Your task is to copy the stretch of lines in the records below that begins with the line containing "0, 0, 0, 1, 0." and ends with the line containing "6, 1, 2, 4, 0.", exactly as written, with nothing added.

================================

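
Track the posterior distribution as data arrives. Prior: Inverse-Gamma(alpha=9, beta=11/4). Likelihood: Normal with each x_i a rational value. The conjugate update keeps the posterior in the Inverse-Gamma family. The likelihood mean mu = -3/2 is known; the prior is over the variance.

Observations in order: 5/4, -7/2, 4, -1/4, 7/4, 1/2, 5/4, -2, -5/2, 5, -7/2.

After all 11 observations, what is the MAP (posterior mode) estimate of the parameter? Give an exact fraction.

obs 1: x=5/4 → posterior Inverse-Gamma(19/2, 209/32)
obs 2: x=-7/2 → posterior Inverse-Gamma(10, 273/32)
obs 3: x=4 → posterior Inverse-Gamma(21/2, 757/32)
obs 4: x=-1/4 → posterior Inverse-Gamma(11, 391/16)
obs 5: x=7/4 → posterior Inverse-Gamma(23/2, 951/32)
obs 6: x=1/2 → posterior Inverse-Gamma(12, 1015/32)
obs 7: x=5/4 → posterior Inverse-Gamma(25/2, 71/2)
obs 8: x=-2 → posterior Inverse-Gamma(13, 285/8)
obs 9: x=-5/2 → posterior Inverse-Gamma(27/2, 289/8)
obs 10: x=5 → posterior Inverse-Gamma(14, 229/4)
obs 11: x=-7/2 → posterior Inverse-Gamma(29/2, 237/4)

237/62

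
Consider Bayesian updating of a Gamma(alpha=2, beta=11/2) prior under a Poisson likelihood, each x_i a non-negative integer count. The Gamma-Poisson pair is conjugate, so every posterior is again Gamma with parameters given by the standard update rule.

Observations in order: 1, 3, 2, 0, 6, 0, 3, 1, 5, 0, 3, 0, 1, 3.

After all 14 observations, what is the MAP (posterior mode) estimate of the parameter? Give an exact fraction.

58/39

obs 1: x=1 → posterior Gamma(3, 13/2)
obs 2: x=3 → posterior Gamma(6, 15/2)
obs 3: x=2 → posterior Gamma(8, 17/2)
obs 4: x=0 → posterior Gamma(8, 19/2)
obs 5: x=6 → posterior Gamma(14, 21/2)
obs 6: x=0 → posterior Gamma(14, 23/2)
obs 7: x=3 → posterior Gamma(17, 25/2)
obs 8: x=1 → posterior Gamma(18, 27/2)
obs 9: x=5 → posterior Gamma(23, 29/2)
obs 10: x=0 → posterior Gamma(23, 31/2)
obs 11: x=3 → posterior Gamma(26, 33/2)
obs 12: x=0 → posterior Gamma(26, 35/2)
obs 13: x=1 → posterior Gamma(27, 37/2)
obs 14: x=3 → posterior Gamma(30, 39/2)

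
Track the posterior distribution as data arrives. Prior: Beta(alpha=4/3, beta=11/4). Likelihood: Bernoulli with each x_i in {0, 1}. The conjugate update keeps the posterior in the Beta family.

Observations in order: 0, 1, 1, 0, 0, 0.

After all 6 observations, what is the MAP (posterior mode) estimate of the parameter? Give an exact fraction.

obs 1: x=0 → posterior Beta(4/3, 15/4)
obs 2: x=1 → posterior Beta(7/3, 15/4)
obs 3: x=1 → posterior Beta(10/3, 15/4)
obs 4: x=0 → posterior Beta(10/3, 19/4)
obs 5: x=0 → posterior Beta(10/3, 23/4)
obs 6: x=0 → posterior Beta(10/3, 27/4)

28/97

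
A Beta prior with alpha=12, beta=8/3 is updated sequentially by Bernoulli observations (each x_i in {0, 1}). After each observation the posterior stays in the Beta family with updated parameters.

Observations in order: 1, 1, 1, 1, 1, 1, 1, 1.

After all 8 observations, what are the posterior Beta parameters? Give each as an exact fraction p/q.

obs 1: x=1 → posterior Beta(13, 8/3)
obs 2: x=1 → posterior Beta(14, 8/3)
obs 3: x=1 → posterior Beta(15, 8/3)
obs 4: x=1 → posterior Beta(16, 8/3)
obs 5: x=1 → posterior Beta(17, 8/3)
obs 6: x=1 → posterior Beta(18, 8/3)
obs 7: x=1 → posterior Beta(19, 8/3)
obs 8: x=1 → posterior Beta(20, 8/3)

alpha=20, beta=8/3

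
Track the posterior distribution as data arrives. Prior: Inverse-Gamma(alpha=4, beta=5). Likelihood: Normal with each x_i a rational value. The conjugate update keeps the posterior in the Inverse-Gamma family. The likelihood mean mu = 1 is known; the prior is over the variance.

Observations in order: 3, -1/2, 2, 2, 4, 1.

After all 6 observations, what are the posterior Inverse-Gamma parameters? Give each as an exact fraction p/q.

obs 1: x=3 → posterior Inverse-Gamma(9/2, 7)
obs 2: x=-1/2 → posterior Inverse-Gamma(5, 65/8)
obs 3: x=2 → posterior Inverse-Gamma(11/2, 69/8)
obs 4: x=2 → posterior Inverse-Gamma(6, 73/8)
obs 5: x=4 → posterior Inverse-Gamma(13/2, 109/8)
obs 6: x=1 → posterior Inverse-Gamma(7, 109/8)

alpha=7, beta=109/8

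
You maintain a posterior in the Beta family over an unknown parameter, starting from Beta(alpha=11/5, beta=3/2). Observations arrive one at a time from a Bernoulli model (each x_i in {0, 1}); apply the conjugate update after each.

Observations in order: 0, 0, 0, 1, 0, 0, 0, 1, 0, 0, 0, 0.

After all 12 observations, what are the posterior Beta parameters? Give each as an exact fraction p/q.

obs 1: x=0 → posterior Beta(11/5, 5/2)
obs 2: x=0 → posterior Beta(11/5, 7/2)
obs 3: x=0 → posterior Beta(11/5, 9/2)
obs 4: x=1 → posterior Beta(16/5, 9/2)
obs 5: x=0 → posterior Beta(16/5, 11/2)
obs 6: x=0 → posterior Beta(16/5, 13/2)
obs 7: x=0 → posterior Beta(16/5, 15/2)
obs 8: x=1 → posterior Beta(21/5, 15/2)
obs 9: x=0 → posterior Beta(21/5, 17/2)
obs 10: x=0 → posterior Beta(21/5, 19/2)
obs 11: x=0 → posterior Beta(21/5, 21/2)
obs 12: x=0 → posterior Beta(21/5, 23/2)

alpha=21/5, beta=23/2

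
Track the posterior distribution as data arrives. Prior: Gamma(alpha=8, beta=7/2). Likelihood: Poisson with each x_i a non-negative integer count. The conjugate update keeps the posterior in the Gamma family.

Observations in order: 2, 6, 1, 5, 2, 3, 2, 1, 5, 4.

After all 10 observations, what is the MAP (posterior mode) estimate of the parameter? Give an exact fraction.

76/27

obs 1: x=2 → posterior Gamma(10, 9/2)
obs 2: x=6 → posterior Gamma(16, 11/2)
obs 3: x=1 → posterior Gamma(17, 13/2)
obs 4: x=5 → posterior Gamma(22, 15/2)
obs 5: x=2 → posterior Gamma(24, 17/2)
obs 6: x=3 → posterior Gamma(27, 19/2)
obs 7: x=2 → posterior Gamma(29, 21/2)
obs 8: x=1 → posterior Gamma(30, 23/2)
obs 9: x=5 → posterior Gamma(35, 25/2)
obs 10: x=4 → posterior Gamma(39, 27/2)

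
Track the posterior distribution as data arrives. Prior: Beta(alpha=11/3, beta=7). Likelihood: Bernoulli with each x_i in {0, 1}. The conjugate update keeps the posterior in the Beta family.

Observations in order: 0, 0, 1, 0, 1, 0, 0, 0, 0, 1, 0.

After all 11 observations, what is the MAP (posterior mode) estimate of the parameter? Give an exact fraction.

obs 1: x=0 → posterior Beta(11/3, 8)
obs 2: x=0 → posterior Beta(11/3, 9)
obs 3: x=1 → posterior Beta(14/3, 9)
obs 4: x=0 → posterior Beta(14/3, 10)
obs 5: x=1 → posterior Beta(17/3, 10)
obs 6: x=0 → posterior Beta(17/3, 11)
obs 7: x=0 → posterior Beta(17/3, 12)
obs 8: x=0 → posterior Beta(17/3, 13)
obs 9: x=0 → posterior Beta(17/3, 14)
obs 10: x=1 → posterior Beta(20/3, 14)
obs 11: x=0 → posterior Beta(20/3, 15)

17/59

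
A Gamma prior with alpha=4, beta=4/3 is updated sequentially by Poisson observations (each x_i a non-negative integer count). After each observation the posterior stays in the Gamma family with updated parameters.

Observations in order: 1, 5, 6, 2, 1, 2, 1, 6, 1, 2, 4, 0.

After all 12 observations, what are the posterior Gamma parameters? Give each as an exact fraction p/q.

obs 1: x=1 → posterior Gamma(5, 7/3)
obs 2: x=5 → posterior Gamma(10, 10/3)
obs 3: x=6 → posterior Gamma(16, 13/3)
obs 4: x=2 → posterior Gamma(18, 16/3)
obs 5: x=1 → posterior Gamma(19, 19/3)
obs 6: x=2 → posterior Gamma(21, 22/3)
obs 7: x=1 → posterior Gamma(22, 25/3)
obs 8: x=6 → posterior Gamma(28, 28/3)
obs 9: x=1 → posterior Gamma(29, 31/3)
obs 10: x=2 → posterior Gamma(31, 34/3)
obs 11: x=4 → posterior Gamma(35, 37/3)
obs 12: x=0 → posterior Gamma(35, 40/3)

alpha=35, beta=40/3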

================================

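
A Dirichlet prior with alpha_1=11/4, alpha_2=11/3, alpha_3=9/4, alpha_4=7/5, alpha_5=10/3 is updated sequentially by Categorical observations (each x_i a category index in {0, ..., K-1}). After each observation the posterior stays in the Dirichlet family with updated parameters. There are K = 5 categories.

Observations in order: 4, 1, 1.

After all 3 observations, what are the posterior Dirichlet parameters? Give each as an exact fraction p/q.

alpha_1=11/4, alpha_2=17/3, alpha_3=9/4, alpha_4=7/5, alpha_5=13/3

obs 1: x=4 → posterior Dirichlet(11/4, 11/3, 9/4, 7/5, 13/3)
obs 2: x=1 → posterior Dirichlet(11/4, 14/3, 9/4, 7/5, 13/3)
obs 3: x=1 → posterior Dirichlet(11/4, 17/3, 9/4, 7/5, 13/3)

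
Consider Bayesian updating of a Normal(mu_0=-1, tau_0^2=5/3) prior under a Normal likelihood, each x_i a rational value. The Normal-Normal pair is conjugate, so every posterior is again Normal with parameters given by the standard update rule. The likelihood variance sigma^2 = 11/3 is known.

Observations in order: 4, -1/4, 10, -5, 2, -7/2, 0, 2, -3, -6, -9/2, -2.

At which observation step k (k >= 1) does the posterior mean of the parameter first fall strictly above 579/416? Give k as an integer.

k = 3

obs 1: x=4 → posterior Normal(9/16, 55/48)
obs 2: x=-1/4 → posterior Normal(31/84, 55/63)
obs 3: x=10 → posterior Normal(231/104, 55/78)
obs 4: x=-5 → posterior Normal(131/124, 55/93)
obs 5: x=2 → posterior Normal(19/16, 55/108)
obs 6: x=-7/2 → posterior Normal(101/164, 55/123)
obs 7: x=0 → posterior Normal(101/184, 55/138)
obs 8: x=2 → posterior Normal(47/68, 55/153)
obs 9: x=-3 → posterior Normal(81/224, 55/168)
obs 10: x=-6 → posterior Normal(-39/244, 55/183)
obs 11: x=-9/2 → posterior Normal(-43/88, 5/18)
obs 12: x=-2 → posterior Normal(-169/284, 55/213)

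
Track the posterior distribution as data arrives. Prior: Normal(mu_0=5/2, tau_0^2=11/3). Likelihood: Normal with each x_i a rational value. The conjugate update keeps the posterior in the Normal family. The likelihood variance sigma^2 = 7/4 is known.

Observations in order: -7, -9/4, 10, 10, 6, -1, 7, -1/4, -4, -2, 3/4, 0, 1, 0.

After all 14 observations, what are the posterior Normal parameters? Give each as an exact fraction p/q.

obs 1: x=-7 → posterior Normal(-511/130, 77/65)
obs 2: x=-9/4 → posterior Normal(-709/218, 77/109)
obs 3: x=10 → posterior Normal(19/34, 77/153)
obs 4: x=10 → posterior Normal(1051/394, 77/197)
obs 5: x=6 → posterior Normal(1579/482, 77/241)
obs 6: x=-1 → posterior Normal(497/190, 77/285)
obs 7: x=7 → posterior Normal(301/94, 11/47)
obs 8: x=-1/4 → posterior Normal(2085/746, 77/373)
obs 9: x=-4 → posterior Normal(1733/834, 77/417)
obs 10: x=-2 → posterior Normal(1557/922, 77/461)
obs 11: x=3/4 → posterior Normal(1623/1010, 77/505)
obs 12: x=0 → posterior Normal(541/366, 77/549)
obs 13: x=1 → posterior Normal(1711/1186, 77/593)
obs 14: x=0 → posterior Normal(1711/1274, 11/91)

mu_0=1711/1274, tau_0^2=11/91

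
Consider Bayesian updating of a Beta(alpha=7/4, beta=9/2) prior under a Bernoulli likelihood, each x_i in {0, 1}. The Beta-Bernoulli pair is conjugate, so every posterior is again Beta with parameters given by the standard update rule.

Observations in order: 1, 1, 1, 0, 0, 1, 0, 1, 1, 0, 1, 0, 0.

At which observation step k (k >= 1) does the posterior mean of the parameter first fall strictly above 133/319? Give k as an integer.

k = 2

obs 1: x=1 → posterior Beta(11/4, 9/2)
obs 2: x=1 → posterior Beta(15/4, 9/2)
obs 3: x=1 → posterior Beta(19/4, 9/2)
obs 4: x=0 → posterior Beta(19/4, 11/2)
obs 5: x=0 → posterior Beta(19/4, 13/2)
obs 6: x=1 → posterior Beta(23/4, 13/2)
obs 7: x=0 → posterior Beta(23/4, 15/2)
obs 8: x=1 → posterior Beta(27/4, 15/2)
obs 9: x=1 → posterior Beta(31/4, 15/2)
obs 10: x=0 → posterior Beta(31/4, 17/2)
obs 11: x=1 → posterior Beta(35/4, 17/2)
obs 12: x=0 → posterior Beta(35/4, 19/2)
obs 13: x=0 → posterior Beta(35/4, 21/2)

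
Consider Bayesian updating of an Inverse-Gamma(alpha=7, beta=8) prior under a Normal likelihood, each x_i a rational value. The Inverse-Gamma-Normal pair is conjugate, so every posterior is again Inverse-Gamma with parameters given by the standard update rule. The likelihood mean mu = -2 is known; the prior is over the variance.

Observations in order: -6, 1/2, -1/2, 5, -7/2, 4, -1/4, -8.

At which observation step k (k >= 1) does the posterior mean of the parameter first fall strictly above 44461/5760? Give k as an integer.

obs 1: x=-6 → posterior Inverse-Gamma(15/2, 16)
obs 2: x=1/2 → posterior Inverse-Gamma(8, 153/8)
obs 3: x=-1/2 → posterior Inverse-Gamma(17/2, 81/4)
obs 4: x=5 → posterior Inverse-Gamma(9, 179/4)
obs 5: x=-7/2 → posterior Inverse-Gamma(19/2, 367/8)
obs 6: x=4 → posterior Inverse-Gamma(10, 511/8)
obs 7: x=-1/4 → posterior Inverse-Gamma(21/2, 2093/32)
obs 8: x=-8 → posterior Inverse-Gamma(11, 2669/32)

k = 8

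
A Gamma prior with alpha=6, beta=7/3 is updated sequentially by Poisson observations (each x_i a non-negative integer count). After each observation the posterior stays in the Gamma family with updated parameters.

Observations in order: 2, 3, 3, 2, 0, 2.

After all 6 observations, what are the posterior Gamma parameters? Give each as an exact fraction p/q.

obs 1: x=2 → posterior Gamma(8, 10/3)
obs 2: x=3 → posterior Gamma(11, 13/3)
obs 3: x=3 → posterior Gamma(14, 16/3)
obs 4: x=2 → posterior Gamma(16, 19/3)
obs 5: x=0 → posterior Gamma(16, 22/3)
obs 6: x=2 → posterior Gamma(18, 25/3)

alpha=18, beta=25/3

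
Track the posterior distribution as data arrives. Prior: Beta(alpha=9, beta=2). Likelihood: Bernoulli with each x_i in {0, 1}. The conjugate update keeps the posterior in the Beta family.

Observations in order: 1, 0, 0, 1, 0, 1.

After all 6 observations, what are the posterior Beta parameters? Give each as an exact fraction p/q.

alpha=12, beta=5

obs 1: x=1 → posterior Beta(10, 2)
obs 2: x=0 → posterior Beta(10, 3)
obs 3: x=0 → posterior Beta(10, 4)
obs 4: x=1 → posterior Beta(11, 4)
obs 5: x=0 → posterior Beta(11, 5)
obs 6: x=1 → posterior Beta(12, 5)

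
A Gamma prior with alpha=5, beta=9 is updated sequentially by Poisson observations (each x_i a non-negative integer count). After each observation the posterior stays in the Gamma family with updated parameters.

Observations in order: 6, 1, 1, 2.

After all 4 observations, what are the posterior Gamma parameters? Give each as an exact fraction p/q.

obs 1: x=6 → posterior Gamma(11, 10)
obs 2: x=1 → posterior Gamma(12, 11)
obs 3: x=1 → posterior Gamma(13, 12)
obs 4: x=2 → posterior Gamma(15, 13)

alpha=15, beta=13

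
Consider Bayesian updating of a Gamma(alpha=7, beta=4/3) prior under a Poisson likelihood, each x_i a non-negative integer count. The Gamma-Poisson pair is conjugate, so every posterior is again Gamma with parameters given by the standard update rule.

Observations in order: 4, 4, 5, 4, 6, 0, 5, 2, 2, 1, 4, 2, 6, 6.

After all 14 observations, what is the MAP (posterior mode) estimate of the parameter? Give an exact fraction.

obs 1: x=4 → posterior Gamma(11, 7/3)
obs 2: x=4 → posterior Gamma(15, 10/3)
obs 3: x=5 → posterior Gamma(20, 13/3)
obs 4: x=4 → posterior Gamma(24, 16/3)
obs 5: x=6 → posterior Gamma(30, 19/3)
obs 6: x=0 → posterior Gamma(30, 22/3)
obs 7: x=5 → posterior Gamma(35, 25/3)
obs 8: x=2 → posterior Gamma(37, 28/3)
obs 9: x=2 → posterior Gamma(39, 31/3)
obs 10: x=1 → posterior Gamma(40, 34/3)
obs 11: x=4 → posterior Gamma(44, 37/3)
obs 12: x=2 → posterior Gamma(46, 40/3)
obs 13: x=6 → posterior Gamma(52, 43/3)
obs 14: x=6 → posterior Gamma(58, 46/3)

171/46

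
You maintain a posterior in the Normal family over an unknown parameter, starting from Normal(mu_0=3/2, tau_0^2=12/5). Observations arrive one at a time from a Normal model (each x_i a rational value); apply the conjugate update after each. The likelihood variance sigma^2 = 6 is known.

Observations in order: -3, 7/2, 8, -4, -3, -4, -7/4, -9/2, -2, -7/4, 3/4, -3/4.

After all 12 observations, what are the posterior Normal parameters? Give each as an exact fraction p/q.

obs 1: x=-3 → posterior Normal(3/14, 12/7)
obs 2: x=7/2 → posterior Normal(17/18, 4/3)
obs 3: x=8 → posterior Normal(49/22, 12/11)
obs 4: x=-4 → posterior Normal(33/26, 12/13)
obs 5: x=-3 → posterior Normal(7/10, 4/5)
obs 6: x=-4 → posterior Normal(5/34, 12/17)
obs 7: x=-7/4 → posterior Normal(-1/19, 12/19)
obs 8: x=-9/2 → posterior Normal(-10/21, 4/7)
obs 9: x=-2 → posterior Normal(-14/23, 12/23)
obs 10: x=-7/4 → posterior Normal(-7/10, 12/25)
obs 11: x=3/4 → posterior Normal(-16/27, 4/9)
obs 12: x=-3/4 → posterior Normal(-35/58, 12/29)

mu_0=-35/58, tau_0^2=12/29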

================================

SOLUTION TO THIS PROBLEM:
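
Observations in order: 0, 0, 1, 0, 1, 0, 0, 0, 0, 1, 0.

After all 11 observations, what is the MAP (posterior mode) estimate of the parameter? Give an exact fraction.

obs 1: x=0 → posterior Beta(11/3, 8)
obs 2: x=0 → posterior Beta(11/3, 9)
obs 3: x=1 → posterior Beta(14/3, 9)
obs 4: x=0 → posterior Beta(14/3, 10)
obs 5: x=1 → posterior Beta(17/3, 10)
obs 6: x=0 → posterior Beta(17/3, 11)
obs 7: x=0 → posterior Beta(17/3, 12)
obs 8: x=0 → posterior Beta(17/3, 13)
obs 9: x=0 → posterior Beta(17/3, 14)
obs 10: x=1 → posterior Beta(20/3, 14)
obs 11: x=0 → posterior Beta(20/3, 15)

17/59

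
A Gamma prior with alpha=4, beta=4/3 is updated sequentially by Poisson observations (each x_i a non-negative integer count). After each observation the posterior stays in the Gamma family with updated parameters.

Observations in order: 1, 5, 6, 2, 1, 2, 1, 6, 1, 2, 4, 0.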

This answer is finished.